Provided records below:

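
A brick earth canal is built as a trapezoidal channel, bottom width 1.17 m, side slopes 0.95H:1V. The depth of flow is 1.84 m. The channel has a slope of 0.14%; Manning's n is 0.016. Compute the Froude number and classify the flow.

With bottom width b = 1.17 m and side slope z = 0.95: A = (b + zy)y = (1.17 + 0.95×1.84)×1.84 = 5.369 m²; P = b + 2y√(1+z²) = 1.17 + 2×1.84×1.379 = 6.246 m.
Hydraulic radius R = A/P = 5.369/6.246 = 0.8596 m.
V = (1/n) R^(2/3) √S = (1/0.016) × 0.8596^(2/3) × √0.0014 = 2.114 m/s. Hydraulic depth D_h = A/T = 5.369/4.666 = 1.151 m.
Froude number Fr = V/√(g·D_h) = 2.114/√(9.81×1.151) = 0.629, which is less than 1, so the flow is subcritical.

subcritical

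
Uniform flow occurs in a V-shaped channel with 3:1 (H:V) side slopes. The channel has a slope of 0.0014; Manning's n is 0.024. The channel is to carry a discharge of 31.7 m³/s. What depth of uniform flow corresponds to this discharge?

Manning's equation rearranged: A R^(2/3) = nQ / (1·√S) = 0.024 × 31.7 / (√0.0014) = 20.33.
Try y = 1.71 m: A R^(2/3) = 7.63 — too small.
Try y = 2.47 m: A R^(2/3) = 20.34 — close enough.

y_n = 2.47 m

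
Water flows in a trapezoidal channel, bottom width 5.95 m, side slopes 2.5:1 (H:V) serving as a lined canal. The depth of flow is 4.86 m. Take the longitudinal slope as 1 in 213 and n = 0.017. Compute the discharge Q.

Q = 694 m³/s

With bottom width b = 5.95 m and side slope z = 2.5: A = (b + zy)y = (5.95 + 2.5×4.86)×4.86 = 87.97 m²; P = b + 2y√(1+z²) = 5.95 + 2×4.86×2.693 = 32.12 m.
Hydraulic radius R = A/P = 87.97/32.12 = 2.739 m.
Manning's equation: Q = (1/n) A R^(2/3) S^(1/2) = (1/0.017) × 87.97 × 2.739^(2/3) × 0.004695^(1/2) = 694 m³/s.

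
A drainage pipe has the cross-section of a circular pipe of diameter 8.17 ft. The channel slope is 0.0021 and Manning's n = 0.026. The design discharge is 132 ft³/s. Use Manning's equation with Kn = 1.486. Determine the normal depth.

y_n = 4.55 ft

Manning's equation rearranged: A R^(2/3) = nQ / (1.486·√S) = 0.026 × 132 / (1.486 × √0.0021) = 50.4.
Trying y = 3.25 ft: A R^(2/3) = 28.15 — short.
Trying y = 5.02 ft: A R^(2/3) = 58.78 — over.
Trying y = 4.55 ft: A R^(2/3) = 50.44 — ≈ 50.4.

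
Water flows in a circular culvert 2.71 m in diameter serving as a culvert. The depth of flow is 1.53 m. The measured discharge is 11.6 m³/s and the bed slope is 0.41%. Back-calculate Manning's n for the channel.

n = 0.015

For a circular section of diameter D = 2.71 m at depth y = 1.53 m, the central angle is θ = 2 arccos(1 − 2y/D) = 3.401 rad. Then A = (D²/8)(θ − sin θ) = 3.357 m² and P = Dθ/2 = 4.608 m.
Hydraulic radius R = A/P = 3.357/4.608 = 0.7285 m.
Rearranging Manning's equation: n = (1/Q) A R^(2/3) S^(1/2) = (1/11.6) × 3.357 × 0.7285^(2/3) × √0.0041 = 0.015.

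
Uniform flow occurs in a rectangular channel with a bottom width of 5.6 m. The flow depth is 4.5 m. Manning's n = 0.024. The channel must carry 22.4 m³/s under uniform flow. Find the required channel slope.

S = 0.00022

Flow area A = b·y = 5.6 × 4.5 = 25.2 m². Wetted perimeter P = b + 2y = 5.6 + 2×4.5 = 14.6 m.
Hydraulic radius R = A/P = 25.2/14.6 = 1.726 m.
From Manning's equation, S = [nQ / (1 A R^(2/3))]² = [0.024 × 22.4 / (1 × 25.2 × 1.726^(2/3))]² = 0.00022.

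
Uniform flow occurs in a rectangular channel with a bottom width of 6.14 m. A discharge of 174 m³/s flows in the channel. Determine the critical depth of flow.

y_c = 4.34 m

For a rectangular channel, critical depth y_c = (q²/g)^(1/3) where q = Q/b = 174/6.14 = 28.34 m²/s.
So y_c = (28.34²/9.81)^(1/3) = 4.34 m.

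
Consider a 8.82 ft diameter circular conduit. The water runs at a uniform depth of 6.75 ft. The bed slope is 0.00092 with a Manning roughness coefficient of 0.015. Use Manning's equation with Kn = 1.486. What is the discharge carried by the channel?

Q = 290 ft³/s

For a circular section of diameter D = 8.82 ft at depth y = 6.75 ft, the central angle is θ = 2 arccos(1 − 2y/D) = 4.26 rad. Then A = (D²/8)(θ − sin θ) = 50.17 ft² and P = Dθ/2 = 18.79 ft.
Hydraulic radius R = A/P = 50.17/18.79 = 2.671 ft.
Manning's equation: Q = (1.486/n) A R^(2/3) S^(1/2) = (1.486/0.015) × 50.17 × 2.671^(2/3) × 0.00092^(1/2) = 290 ft³/s.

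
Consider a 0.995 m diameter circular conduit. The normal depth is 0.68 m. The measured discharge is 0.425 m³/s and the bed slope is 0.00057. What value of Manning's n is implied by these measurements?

n = 0.014

For a circular section of diameter D = 0.995 m at depth y = 0.68 m, the central angle is θ = 2 arccos(1 − 2y/D) = 3.893 rad. Then A = (D²/8)(θ − sin θ) = 0.5662 m² and P = Dθ/2 = 1.937 m.
Hydraulic radius R = A/P = 0.5662/1.937 = 0.2924 m.
Rearranging Manning's equation: n = (1/Q) A R^(2/3) S^(1/2) = (1/0.425) × 0.5662 × 0.2924^(2/3) × √0.00057 = 0.014.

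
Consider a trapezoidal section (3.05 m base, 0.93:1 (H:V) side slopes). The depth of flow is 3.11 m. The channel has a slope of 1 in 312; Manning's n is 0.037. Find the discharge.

With bottom width b = 3.05 m and side slope z = 0.93: A = (b + zy)y = (3.05 + 0.93×3.11)×3.11 = 18.48 m²; P = b + 2y√(1+z²) = 3.05 + 2×3.11×1.366 = 11.54 m.
Hydraulic radius R = A/P = 18.48/11.54 = 1.601 m.
Manning's equation: Q = (1/n) A R^(2/3) S^(1/2) = (1/0.037) × 18.48 × 1.601^(2/3) × 0.003205^(1/2) = 38.7 m³/s.

Q = 38.7 m³/s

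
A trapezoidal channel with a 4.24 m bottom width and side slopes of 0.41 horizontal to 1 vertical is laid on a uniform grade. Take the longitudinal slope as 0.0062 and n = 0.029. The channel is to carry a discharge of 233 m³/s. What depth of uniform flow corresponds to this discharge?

Manning's equation rearranged: A R^(2/3) = nQ / (1·√S) = 0.029 × 233 / (√0.0062) = 85.81.
Trying y = 7.64 m: A R^(2/3) = 109.6 — high.
Trying y = 5.47 m: A R^(2/3) = 60.12 — low.
Trying y = 6.68 m: A R^(2/3) = 85.77 — close enough.

y_n = 6.68 m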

End of Provided records.

Every entry should be restated word for word.

## Response area
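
A brick earth canal is built as a trapezoidal channel, bottom width 1.17 m, side slopes 0.95H:1V. The depth of flow is 1.84 m. The channel has a slope of 0.14%; Manning's n is 0.016. Compute the Froude number and classify the flow.

With bottom width b = 1.17 m and side slope z = 0.95: A = (b + zy)y = (1.17 + 0.95×1.84)×1.84 = 5.369 m²; P = b + 2y√(1+z²) = 1.17 + 2×1.84×1.379 = 6.246 m.
Hydraulic radius R = A/P = 5.369/6.246 = 0.8596 m.
V = (1/n) R^(2/3) √S = (1/0.016) × 0.8596^(2/3) × √0.0014 = 2.114 m/s. Hydraulic depth D_h = A/T = 5.369/4.666 = 1.151 m.
Froude number Fr = V/√(g·D_h) = 2.114/√(9.81×1.151) = 0.629, which is less than 1, so the flow is subcritical.

subcritical

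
Uniform flow occurs in a V-shaped channel with 3:1 (H:V) side slopes. The channel has a slope of 0.0014; Manning's n is 0.024. The channel is to carry a discharge of 31.7 m³/s. What depth of uniform flow corresponds to this discharge?

Manning's equation rearranged: A R^(2/3) = nQ / (1·√S) = 0.024 × 31.7 / (√0.0014) = 20.33.
Try y = 1.71 m: A R^(2/3) = 7.63 — too small.
Try y = 2.47 m: A R^(2/3) = 20.34 — close enough.

y_n = 2.47 m

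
Water flows in a trapezoidal channel, bottom width 5.95 m, side slopes 2.5:1 (H:V) serving as a lined canal. The depth of flow is 4.86 m. Take the longitudinal slope as 1 in 213 and n = 0.017. Compute the discharge Q.

Q = 694 m³/s

With bottom width b = 5.95 m and side slope z = 2.5: A = (b + zy)y = (5.95 + 2.5×4.86)×4.86 = 87.97 m²; P = b + 2y√(1+z²) = 5.95 + 2×4.86×2.693 = 32.12 m.
Hydraulic radius R = A/P = 87.97/32.12 = 2.739 m.
Manning's equation: Q = (1/n) A R^(2/3) S^(1/2) = (1/0.017) × 87.97 × 2.739^(2/3) × 0.004695^(1/2) = 694 m³/s.

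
A drainage pipe has the cross-section of a circular pipe of diameter 8.17 ft. The channel slope is 0.0021 and Manning's n = 0.026. The design discharge is 132 ft³/s. Use Manning's equation with Kn = 1.486. Determine the normal depth.

y_n = 4.55 ft

Manning's equation rearranged: A R^(2/3) = nQ / (1.486·√S) = 0.026 × 132 / (1.486 × √0.0021) = 50.4.
Trying y = 3.25 ft: A R^(2/3) = 28.15 — short.
Trying y = 5.02 ft: A R^(2/3) = 58.78 — over.
Trying y = 4.55 ft: A R^(2/3) = 50.44 — ≈ 50.4.

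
Water flows in a circular culvert 2.71 m in diameter serving as a culvert. The depth of flow is 1.53 m. The measured discharge is 11.6 m³/s and the bed slope is 0.41%. Back-calculate Manning's n for the channel.

n = 0.015

For a circular section of diameter D = 2.71 m at depth y = 1.53 m, the central angle is θ = 2 arccos(1 − 2y/D) = 3.401 rad. Then A = (D²/8)(θ − sin θ) = 3.357 m² and P = Dθ/2 = 4.608 m.
Hydraulic radius R = A/P = 3.357/4.608 = 0.7285 m.
Rearranging Manning's equation: n = (1/Q) A R^(2/3) S^(1/2) = (1/11.6) × 3.357 × 0.7285^(2/3) × √0.0041 = 0.015.

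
Uniform flow occurs in a rectangular channel with a bottom width of 5.6 m. The flow depth is 4.5 m. Manning's n = 0.024. The channel must carry 22.4 m³/s under uniform flow. Find the required channel slope.

S = 0.00022

Flow area A = b·y = 5.6 × 4.5 = 25.2 m². Wetted perimeter P = b + 2y = 5.6 + 2×4.5 = 14.6 m.
Hydraulic radius R = A/P = 25.2/14.6 = 1.726 m.
From Manning's equation, S = [nQ / (1 A R^(2/3))]² = [0.024 × 22.4 / (1 × 25.2 × 1.726^(2/3))]² = 0.00022.

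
Uniform flow occurs in a rectangular channel with a bottom width of 6.14 m. A discharge of 174 m³/s flows in the channel. Determine the critical depth of flow.

y_c = 4.34 m

For a rectangular channel, critical depth y_c = (q²/g)^(1/3) where q = Q/b = 174/6.14 = 28.34 m²/s.
So y_c = (28.34²/9.81)^(1/3) = 4.34 m.

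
Consider a 8.82 ft diameter circular conduit. The water runs at a uniform depth of 6.75 ft. The bed slope is 0.00092 with a Manning roughness coefficient of 0.015. Use Manning's equation with Kn = 1.486. What is the discharge carried by the channel?

Q = 290 ft³/s

For a circular section of diameter D = 8.82 ft at depth y = 6.75 ft, the central angle is θ = 2 arccos(1 − 2y/D) = 4.26 rad. Then A = (D²/8)(θ − sin θ) = 50.17 ft² and P = Dθ/2 = 18.79 ft.
Hydraulic radius R = A/P = 50.17/18.79 = 2.671 ft.
Manning's equation: Q = (1.486/n) A R^(2/3) S^(1/2) = (1.486/0.015) × 50.17 × 2.671^(2/3) × 0.00092^(1/2) = 290 ft³/s.

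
Consider a 0.995 m diameter circular conduit. The normal depth is 0.68 m. The measured discharge is 0.425 m³/s and the bed slope is 0.00057. What value of Manning's n is implied by these measurements?

n = 0.014

For a circular section of diameter D = 0.995 m at depth y = 0.68 m, the central angle is θ = 2 arccos(1 − 2y/D) = 3.893 rad. Then A = (D²/8)(θ − sin θ) = 0.5662 m² and P = Dθ/2 = 1.937 m.
Hydraulic radius R = A/P = 0.5662/1.937 = 0.2924 m.
Rearranging Manning's equation: n = (1/Q) A R^(2/3) S^(1/2) = (1/0.425) × 0.5662 × 0.2924^(2/3) × √0.00057 = 0.014.

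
Consider a trapezoidal section (3.05 m base, 0.93:1 (H:V) side slopes). The depth of flow is 3.11 m. The channel has a slope of 1 in 312; Manning's n is 0.037. Find the discharge.

With bottom width b = 3.05 m and side slope z = 0.93: A = (b + zy)y = (3.05 + 0.93×3.11)×3.11 = 18.48 m²; P = b + 2y√(1+z²) = 3.05 + 2×3.11×1.366 = 11.54 m.
Hydraulic radius R = A/P = 18.48/11.54 = 1.601 m.
Manning's equation: Q = (1/n) A R^(2/3) S^(1/2) = (1/0.037) × 18.48 × 1.601^(2/3) × 0.003205^(1/2) = 38.7 m³/s.

Q = 38.7 m³/s

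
A trapezoidal channel with a 4.24 m bottom width and side slopes of 0.41 horizontal to 1 vertical is laid on a uniform grade. Take the longitudinal slope as 0.0062 and n = 0.029. The channel is to carry a discharge of 233 m³/s. What depth of uniform flow corresponds to this discharge?

Manning's equation rearranged: A R^(2/3) = nQ / (1·√S) = 0.029 × 233 / (√0.0062) = 85.81.
Trying y = 7.64 m: A R^(2/3) = 109.6 — high.
Trying y = 5.47 m: A R^(2/3) = 60.12 — low.
Trying y = 6.68 m: A R^(2/3) = 85.77 — close enough.

y_n = 6.68 m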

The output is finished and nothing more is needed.